Stored data
────────────────────────────────────────

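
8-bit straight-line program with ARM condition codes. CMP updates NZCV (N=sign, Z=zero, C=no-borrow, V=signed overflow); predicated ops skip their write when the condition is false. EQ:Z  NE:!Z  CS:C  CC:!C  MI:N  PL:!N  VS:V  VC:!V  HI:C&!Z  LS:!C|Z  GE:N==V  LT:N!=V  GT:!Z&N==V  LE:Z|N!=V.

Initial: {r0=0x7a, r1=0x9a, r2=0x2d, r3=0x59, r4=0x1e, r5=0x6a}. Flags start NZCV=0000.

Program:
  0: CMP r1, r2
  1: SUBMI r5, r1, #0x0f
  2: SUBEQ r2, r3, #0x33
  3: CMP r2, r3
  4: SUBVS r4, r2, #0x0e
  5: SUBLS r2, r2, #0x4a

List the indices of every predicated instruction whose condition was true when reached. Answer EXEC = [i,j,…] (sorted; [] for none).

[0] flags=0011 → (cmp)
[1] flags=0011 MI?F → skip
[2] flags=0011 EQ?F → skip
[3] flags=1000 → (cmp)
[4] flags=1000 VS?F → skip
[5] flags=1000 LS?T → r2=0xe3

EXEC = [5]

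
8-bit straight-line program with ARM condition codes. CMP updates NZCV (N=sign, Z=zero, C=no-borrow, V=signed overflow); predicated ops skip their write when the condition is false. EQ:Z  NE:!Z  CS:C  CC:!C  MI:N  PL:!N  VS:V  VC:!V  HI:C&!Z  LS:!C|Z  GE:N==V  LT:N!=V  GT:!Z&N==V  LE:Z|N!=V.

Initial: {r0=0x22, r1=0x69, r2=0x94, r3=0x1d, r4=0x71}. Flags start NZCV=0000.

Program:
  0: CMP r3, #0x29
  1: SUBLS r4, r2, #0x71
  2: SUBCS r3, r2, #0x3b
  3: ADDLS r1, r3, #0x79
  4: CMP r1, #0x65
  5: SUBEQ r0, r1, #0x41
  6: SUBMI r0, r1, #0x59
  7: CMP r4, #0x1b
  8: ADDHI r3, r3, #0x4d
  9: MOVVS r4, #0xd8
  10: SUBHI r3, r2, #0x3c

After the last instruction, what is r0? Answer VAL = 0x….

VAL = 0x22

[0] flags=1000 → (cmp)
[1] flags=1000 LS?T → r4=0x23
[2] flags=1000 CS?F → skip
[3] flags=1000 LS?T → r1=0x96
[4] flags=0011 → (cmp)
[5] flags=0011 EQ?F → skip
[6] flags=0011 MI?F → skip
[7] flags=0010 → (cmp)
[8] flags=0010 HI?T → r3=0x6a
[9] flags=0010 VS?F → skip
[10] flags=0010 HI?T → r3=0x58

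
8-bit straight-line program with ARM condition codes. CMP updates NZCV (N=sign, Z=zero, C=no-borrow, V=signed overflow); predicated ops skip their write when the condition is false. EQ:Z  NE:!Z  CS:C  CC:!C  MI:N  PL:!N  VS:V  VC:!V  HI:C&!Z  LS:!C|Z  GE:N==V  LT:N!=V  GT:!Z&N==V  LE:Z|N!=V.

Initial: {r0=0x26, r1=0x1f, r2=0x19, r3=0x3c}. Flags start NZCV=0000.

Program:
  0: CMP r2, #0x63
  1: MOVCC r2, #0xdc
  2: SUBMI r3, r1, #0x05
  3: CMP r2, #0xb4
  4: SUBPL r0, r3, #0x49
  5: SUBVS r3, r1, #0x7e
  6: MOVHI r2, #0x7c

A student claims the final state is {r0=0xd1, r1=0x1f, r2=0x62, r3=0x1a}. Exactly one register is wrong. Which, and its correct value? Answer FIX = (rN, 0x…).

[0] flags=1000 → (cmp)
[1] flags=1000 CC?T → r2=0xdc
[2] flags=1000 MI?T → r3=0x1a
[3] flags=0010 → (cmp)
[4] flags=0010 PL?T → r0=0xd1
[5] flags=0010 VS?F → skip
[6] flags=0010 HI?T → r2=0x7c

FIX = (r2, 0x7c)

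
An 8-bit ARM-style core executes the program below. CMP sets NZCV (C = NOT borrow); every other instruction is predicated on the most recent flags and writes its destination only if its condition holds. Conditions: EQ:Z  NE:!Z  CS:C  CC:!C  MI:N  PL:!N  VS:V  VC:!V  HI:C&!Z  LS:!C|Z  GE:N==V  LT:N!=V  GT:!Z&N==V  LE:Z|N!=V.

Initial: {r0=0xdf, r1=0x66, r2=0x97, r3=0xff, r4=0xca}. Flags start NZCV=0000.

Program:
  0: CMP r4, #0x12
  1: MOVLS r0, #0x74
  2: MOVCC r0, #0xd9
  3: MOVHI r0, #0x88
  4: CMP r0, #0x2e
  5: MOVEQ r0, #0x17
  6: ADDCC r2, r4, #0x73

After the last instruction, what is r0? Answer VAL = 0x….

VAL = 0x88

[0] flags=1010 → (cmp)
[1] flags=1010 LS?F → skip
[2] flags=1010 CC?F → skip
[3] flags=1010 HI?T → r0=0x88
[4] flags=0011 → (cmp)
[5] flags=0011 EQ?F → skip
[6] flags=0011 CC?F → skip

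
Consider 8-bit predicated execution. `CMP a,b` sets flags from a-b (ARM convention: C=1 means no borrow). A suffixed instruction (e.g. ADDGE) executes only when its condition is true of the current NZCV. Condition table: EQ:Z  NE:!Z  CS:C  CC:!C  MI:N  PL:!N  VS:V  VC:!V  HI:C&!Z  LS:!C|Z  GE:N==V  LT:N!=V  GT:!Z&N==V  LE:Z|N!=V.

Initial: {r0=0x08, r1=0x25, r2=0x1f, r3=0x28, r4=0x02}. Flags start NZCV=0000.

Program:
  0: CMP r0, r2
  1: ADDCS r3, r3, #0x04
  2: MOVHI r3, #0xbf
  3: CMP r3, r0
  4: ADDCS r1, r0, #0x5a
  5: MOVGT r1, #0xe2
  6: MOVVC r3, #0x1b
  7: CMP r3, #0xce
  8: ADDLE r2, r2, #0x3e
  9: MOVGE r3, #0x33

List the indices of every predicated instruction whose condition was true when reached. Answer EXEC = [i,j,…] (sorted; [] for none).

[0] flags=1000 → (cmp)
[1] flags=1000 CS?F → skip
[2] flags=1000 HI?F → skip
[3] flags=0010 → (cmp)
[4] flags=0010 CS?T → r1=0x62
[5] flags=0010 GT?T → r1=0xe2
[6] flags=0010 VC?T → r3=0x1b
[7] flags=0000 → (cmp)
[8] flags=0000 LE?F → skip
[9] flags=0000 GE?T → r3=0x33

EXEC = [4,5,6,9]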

────────────────────────────────────────

• Task requirements: Transcribe every line of the records exactly, please.

• Response:
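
8-bit straight-line program with ARM condition codes. CMP updates NZCV (N=sign, Z=zero, C=no-borrow, V=signed overflow); predicated ops skip their write when the condition is false. EQ:Z  NE:!Z  CS:C  CC:!C  MI:N  PL:!N  VS:V  VC:!V  HI:C&!Z  LS:!C|Z  GE:N==V  LT:N!=V  GT:!Z&N==V  LE:Z|N!=V.

Initial: {r0=0x7a, r1=0x9a, r2=0x2d, r3=0x59, r4=0x1e, r5=0x6a}. Flags start NZCV=0000.

Program:
  0: CMP r1, r2
  1: SUBMI r5, r1, #0x0f
  2: SUBEQ r2, r3, #0x33
  3: CMP r2, r3
  4: SUBVS r4, r2, #0x0e
  5: SUBLS r2, r2, #0x4a

List the indices of every predicated instruction whose condition was true when reached. Answer EXEC = [i,j,…] (sorted; [] for none).

[0] flags=0011 → (cmp)
[1] flags=0011 MI?F → skip
[2] flags=0011 EQ?F → skip
[3] flags=1000 → (cmp)
[4] flags=1000 VS?F → skip
[5] flags=1000 LS?T → r2=0xe3

EXEC = [5]

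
8-bit straight-line program with ARM condition codes. CMP updates NZCV (N=sign, Z=zero, C=no-borrow, V=signed overflow); predicated ops skip their write when the condition is false. EQ:Z  NE:!Z  CS:C  CC:!C  MI:N  PL:!N  VS:V  VC:!V  HI:C&!Z  LS:!C|Z  GE:N==V  LT:N!=V  GT:!Z&N==V  LE:Z|N!=V.

Initial: {r0=0x22, r1=0x69, r2=0x94, r3=0x1d, r4=0x71}. Flags start NZCV=0000.

Program:
  0: CMP r3, #0x29
  1: SUBLS r4, r2, #0x71
  2: SUBCS r3, r2, #0x3b
  3: ADDLS r1, r3, #0x79
  4: CMP r1, #0x65
  5: SUBEQ r0, r1, #0x41
  6: SUBMI r0, r1, #0x59
  7: CMP r4, #0x1b
  8: ADDHI r3, r3, #0x4d
  9: MOVVS r4, #0xd8
  10: SUBHI r3, r2, #0x3c

After the last instruction, what is r0? Answer VAL = 0x….

VAL = 0x22

[0] flags=1000 → (cmp)
[1] flags=1000 LS?T → r4=0x23
[2] flags=1000 CS?F → skip
[3] flags=1000 LS?T → r1=0x96
[4] flags=0011 → (cmp)
[5] flags=0011 EQ?F → skip
[6] flags=0011 MI?F → skip
[7] flags=0010 → (cmp)
[8] flags=0010 HI?T → r3=0x6a
[9] flags=0010 VS?F → skip
[10] flags=0010 HI?T → r3=0x58

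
8-bit straight-line program with ARM condition codes. CMP updates NZCV (N=sign, Z=zero, C=no-borrow, V=signed overflow); predicated ops skip their write when the condition is false. EQ:Z  NE:!Z  CS:C  CC:!C  MI:N  PL:!N  VS:V  VC:!V  HI:C&!Z  LS:!C|Z  GE:N==V  LT:N!=V  GT:!Z&N==V  LE:Z|N!=V.

Initial: {r0=0x26, r1=0x1f, r2=0x19, r3=0x3c}. Flags start NZCV=0000.

Program:
  0: CMP r2, #0x63
  1: MOVCC r2, #0xdc
  2: SUBMI r3, r1, #0x05
  3: CMP r2, #0xb4
  4: SUBPL r0, r3, #0x49
  5: SUBVS r3, r1, #0x7e
  6: MOVHI r2, #0x7c

A student claims the final state is {r0=0xd1, r1=0x1f, r2=0x62, r3=0x1a}. Exactly one register is wrong. Which, and its correct value? Answer FIX = (rN, 0x…).

[0] flags=1000 → (cmp)
[1] flags=1000 CC?T → r2=0xdc
[2] flags=1000 MI?T → r3=0x1a
[3] flags=0010 → (cmp)
[4] flags=0010 PL?T → r0=0xd1
[5] flags=0010 VS?F → skip
[6] flags=0010 HI?T → r2=0x7c

FIX = (r2, 0x7c)

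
An 8-bit ARM-style core executes the program below. CMP sets NZCV (C = NOT borrow); every other instruction is predicated on the most recent flags and writes its destination only if its condition holds. Conditions: EQ:Z  NE:!Z  CS:C  CC:!C  MI:N  PL:!N  VS:V  VC:!V  HI:C&!Z  LS:!C|Z  GE:N==V  LT:N!=V  GT:!Z&N==V  LE:Z|N!=V.

Initial: {r0=0xdf, r1=0x66, r2=0x97, r3=0xff, r4=0xca}. Flags start NZCV=0000.

Program:
  0: CMP r4, #0x12
  1: MOVLS r0, #0x74
  2: MOVCC r0, #0xd9
  3: MOVHI r0, #0x88
  4: CMP r0, #0x2e
  5: MOVEQ r0, #0x17
  6: ADDCC r2, r4, #0x73

After the last instruction, what is r0? Answer VAL = 0x….

VAL = 0x88

[0] flags=1010 → (cmp)
[1] flags=1010 LS?F → skip
[2] flags=1010 CC?F → skip
[3] flags=1010 HI?T → r0=0x88
[4] flags=0011 → (cmp)
[5] flags=0011 EQ?F → skip
[6] flags=0011 CC?F → skip

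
Consider 8-bit predicated execution. `CMP a,b` sets flags from a-b (ARM convention: C=1 means no borrow). A suffixed instruction (e.g. ADDGE) executes only when its condition is true of the current NZCV. Condition table: EQ:Z  NE:!Z  CS:C  CC:!C  MI:N  PL:!N  VS:V  VC:!V  HI:C&!Z  LS:!C|Z  GE:N==V  LT:N!=V  GT:!Z&N==V  LE:Z|N!=V.

Initial: {r0=0x08, r1=0x25, r2=0x1f, r3=0x28, r4=0x02}. Flags start NZCV=0000.

Program:
  0: CMP r0, r2
  1: ADDCS r3, r3, #0x04
  2: MOVHI r3, #0xbf
  3: CMP r3, r0
  4: ADDCS r1, r0, #0x5a
  5: MOVGT r1, #0xe2
  6: MOVVC r3, #0x1b
  7: CMP r3, #0xce
  8: ADDLE r2, r2, #0x3e
  9: MOVGE r3, #0x33

List the indices of every predicated instruction whose condition was true when reached. Answer EXEC = [i,j,…] (sorted; [] for none).

[0] flags=1000 → (cmp)
[1] flags=1000 CS?F → skip
[2] flags=1000 HI?F → skip
[3] flags=0010 → (cmp)
[4] flags=0010 CS?T → r1=0x62
[5] flags=0010 GT?T → r1=0xe2
[6] flags=0010 VC?T → r3=0x1b
[7] flags=0000 → (cmp)
[8] flags=0000 LE?F → skip
[9] flags=0000 GE?T → r3=0x33

EXEC = [4,5,6,9]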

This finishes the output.